* _Source data_:
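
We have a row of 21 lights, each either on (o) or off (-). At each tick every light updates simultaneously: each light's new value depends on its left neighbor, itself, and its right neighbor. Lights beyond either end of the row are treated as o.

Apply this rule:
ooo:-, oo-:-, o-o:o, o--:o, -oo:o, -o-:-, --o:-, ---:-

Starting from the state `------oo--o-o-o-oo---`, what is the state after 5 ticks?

o-----o-o--o-o-oo-o--
-o-----o-o--o-oo-o-o-
o-o-----o-o--oo-o-o-o
-o-o-----o-o-o-o-o-oo
o-o-o-----o-o-o-o-oo-

o-o-o-----o-o-o-o-oo-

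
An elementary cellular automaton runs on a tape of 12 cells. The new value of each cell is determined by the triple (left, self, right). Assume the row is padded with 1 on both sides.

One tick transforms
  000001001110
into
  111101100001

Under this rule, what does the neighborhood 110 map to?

0

At position 10 the neighborhood is 110; the next row has 0 there.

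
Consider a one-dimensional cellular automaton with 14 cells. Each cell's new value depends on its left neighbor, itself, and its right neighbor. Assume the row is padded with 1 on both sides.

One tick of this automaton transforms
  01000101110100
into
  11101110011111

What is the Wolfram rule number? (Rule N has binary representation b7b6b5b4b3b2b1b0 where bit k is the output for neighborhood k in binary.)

position 8: 111 → 0  (bit 7 = 0)
position 9: 110 → 1  (bit 6 = 1)
position 0: 101 → 1  (bit 5 = 1)
position 2: 100 → 1  (bit 4 = 1)
position 7: 011 → 0  (bit 3 = 0)
position 1: 010 → 1  (bit 2 = 1)
position 4: 001 → 1  (bit 1 = 1)
position 3: 000 → 0  (bit 0 = 0)
bits b7..b0 = 01110110 = 118

118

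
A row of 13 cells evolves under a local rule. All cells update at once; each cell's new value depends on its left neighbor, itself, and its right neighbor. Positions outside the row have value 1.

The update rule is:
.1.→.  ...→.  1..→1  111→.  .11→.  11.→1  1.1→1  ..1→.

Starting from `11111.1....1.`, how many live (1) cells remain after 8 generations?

....11.1....1
1....11.1....
11....11.1...
.11....11.1..
1.11....11.1.
11.11....11.1
.11.11....11.
1.11.11....11
count of 1: 7

7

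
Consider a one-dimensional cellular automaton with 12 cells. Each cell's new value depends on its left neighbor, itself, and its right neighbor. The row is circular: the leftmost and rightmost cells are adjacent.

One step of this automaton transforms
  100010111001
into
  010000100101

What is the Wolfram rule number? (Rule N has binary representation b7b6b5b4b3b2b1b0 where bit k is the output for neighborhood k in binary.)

position 7: 111 → 0  (bit 7 = 0)
position 0: 110 → 0  (bit 6 = 0)
position 5: 101 → 0  (bit 5 = 0)
position 1: 100 → 1  (bit 4 = 1)
position 6: 011 → 1  (bit 3 = 1)
position 4: 010 → 0  (bit 2 = 0)
position 3: 001 → 0  (bit 1 = 0)
position 2: 000 → 0  (bit 0 = 0)
bits b7..b0 = 00011000 = 24

24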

* _What is required_:
The lines from the start of the entries above through the line containing "111101100001" are the ones to return, please; copy them exactly and include both ends.

* _Final answer_:
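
We have a row of 21 lights, each either on (o) or off (-). At each tick every light updates simultaneously: each light's new value depends on its left neighbor, itself, and its right neighbor. Lights beyond either end of the row are treated as o.

Apply this rule:
ooo:-, oo-:-, o-o:o, o--:o, -oo:o, -o-:-, --o:-, ---:-

Starting from the state `------oo--o-o-o-oo---`, what is the state after 5 ticks?

o-----o-o--o-o-oo-o--
-o-----o-o--o-oo-o-o-
o-o-----o-o--oo-o-o-o
-o-o-----o-o-o-o-o-oo
o-o-o-----o-o-o-o-oo-

o-o-o-----o-o-o-o-oo-

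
An elementary cellular automaton runs on a tape of 12 cells. The new value of each cell is determined by the triple (left, self, right). Assume the row is padded with 1 on both sides.

One tick transforms
  000001001110
into
  111101100001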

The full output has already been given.